Work required.
An exact copy of the listing below is required.

Given records.
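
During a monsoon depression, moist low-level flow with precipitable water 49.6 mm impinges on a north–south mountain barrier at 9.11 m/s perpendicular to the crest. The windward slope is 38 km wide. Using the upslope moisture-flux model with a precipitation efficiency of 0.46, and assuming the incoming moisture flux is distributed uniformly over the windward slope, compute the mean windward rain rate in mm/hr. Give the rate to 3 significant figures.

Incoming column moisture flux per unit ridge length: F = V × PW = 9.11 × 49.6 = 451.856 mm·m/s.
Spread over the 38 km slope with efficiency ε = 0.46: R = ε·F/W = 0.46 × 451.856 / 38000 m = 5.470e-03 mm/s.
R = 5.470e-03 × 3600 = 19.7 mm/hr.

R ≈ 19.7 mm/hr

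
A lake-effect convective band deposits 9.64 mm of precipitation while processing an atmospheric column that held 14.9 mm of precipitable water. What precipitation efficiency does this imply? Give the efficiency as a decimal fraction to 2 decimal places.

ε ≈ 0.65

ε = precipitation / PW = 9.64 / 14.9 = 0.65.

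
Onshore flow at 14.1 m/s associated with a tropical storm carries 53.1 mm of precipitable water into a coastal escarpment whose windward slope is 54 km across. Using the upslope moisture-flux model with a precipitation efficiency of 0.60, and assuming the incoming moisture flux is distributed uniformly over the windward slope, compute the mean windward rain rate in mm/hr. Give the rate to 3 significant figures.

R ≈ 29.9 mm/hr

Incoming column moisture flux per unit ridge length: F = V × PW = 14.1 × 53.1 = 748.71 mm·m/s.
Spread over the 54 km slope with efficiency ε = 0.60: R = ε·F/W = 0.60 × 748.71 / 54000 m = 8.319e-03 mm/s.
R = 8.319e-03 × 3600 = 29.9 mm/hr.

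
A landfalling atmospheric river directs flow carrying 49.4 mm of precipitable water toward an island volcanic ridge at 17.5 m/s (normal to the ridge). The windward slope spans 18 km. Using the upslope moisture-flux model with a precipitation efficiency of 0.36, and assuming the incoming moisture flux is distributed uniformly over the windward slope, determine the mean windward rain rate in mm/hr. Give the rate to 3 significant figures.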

Solution for this problem.
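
During a monsoon depression, moist low-level flow with precipitable water 49.6 mm impinges on a north–south mountain barrier at 9.11 m/s perpendicular to the crest. The windward slope is 38 km wide. Using the upslope moisture-flux model with a precipitation efficiency of 0.46, and assuming the incoming moisture flux is distributed uniformly over the windward slope, compute the mean windward rain rate in mm/hr. Give the rate to 3 significant figures.

Incoming column moisture flux per unit ridge length: F = V × PW = 9.11 × 49.6 = 451.856 mm·m/s.
Spread over the 38 km slope with efficiency ε = 0.46: R = ε·F/W = 0.46 × 451.856 / 38000 m = 5.470e-03 mm/s.
R = 5.470e-03 × 3600 = 19.7 mm/hr.

R ≈ 19.7 mm/hr

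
A lake-effect convective band deposits 9.64 mm of precipitation while processing an atmospheric column that held 14.9 mm of precipitable water. What precipitation efficiency does this imply? Give the efficiency as a decimal fraction to 2 decimal places.

ε ≈ 0.65

ε = precipitation / PW = 9.64 / 14.9 = 0.65.

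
Onshore flow at 14.1 m/s associated with a tropical storm carries 53.1 mm of precipitable water into a coastal escarpment whose windward slope is 54 km across. Using the upslope moisture-flux model with a precipitation efficiency of 0.60, and assuming the incoming moisture flux is distributed uniformly over the windward slope, compute the mean windward rain rate in mm/hr. Give the rate to 3 significant figures.

R ≈ 29.9 mm/hr

Incoming column moisture flux per unit ridge length: F = V × PW = 14.1 × 53.1 = 748.71 mm·m/s.
Spread over the 54 km slope with efficiency ε = 0.60: R = ε·F/W = 0.60 × 748.71 / 54000 m = 8.319e-03 mm/s.
R = 8.319e-03 × 3600 = 29.9 mm/hr.

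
A landfalling atmospheric river directs flow carrying 49.4 mm of precipitable water toward an island volcanic ridge at 17.5 m/s (normal to the ridge). The windward slope spans 18 km. Using the upslope moisture-flux model with a precipitation efficiency of 0.36, and assuming the incoming moisture flux is distributed uniformly over the windward slope, determine the mean windward rain rate in mm/hr. Give the rate to 3 significant figures.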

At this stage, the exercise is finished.